Start of Source information

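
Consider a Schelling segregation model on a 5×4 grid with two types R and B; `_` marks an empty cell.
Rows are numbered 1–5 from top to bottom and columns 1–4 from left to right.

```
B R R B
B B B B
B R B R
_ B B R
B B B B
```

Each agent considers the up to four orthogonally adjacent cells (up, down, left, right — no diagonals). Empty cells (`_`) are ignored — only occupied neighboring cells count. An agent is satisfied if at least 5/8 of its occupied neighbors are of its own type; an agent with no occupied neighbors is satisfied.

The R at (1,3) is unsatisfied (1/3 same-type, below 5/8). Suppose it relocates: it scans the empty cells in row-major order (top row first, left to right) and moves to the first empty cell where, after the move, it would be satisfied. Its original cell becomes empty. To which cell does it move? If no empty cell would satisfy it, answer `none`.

Vacating (1,3). Empty cells in order:
  (4,1): 0/3 same-type → still unsatisfied.

none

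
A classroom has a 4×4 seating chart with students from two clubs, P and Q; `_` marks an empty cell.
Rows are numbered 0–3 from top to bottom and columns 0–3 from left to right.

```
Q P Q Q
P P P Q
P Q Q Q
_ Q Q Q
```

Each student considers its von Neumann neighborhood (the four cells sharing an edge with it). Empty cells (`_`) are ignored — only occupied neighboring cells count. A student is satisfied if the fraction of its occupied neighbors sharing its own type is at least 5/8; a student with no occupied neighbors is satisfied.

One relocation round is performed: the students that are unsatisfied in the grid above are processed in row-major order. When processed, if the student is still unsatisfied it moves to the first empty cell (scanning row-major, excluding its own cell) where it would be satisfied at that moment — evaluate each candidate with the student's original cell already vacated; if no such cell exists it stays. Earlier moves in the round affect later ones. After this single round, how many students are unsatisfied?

Initially unsatisfied (in order): (0,0), (0,1), (0,2), (1,2), (2,0), (2,1).
  (0,0): no empty cell satisfies it; stays.
  (0,1): no empty cell satisfies it; stays.
  (0,2): no empty cell satisfies it; stays.
  (1,2): no empty cell satisfies it; stays.
  (2,0): no empty cell satisfies it; stays.
  (2,1): no empty cell satisfies it; stays.
Resulting grid:
Q P Q Q
P P P Q
P Q Q Q
_ Q Q Q
Unsatisfied now: (0,0), (0,1), (0,2), (1,2), (2,0), (2,1).

6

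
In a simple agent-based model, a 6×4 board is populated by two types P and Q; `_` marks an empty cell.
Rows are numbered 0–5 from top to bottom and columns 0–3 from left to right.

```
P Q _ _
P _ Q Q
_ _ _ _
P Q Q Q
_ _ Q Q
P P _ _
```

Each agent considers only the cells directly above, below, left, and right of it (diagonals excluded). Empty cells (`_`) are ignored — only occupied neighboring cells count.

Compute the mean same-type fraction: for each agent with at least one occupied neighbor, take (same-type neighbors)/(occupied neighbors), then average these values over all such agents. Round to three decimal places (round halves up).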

End of Source information

_What to do_
Give each line of the records above again, unchanged.

_Response below_
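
Consider a Schelling segregation model on a 5×4 grid with two types R and B; `_` marks an empty cell.
Rows are numbered 1–5 from top to bottom and columns 1–4 from left to right.

```
B R R B
B B B B
B R B R
_ B B R
B B B B
```

Each agent considers the up to four orthogonally adjacent cells (up, down, left, right — no diagonals). Empty cells (`_`) are ignored — only occupied neighboring cells count. An agent is satisfied if at least 5/8 of its occupied neighbors are of its own type; an agent with no occupied neighbors is satisfied.

The R at (1,3) is unsatisfied (1/3 same-type, below 5/8). Suppose it relocates: it scans the empty cells in row-major order (top row first, left to right) and moves to the first empty cell where, after the move, it would be satisfied. Its original cell becomes empty. To which cell does it move? If no empty cell would satisfy it, answer `none`.

Vacating (1,3). Empty cells in order:
  (4,1): 0/3 same-type → still unsatisfied.

none

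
A classroom has a 4×4 seating chart with students from two clubs, P and Q; `_` marks an empty cell.
Rows are numbered 0–3 from top to bottom and columns 0–3 from left to right.

```
Q P Q Q
P P P Q
P Q Q Q
_ Q Q Q
```

Each student considers its von Neumann neighborhood (the four cells sharing an edge with it). Empty cells (`_`) are ignored — only occupied neighboring cells count. A student is satisfied if the fraction of its occupied neighbors sharing its own type is at least 5/8; a student with no occupied neighbors is satisfied.

One relocation round is performed: the students that are unsatisfied in the grid above are processed in row-major order. When processed, if the student is still unsatisfied it moves to the first empty cell (scanning row-major, excluding its own cell) where it would be satisfied at that moment — evaluate each candidate with the student's original cell already vacated; if no such cell exists it stays. Earlier moves in the round affect later ones. After this single round, how many students are unsatisfied?

Initially unsatisfied (in order): (0,0), (0,1), (0,2), (1,2), (2,0), (2,1).
  (0,0): no empty cell satisfies it; stays.
  (0,1): no empty cell satisfies it; stays.
  (0,2): no empty cell satisfies it; stays.
  (1,2): no empty cell satisfies it; stays.
  (2,0): no empty cell satisfies it; stays.
  (2,1): no empty cell satisfies it; stays.
Resulting grid:
Q P Q Q
P P P Q
P Q Q Q
_ Q Q Q
Unsatisfied now: (0,0), (0,1), (0,2), (1,2), (2,0), (2,1).

6

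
In a simple agent-based model, a 6×4 board is populated by two types P and Q; `_` marks an empty cell.
Rows are numbered 0–5 from top to bottom and columns 0–3 from left to right.

```
P Q _ _
P _ Q Q
_ _ _ _
P Q Q Q
_ _ Q Q
P P _ _
```

Each agent considers only the cells directly above, below, left, and right of it (diagonals excluded). Empty cells (`_`) are ignored — only occupied neighboring cells count.

Compute the mean same-type fraction: for each agent with at least one occupied neighbor, take (same-type neighbors)/(occupied neighbors), then average these values over all such agents. Round to three decimal places (round halves up).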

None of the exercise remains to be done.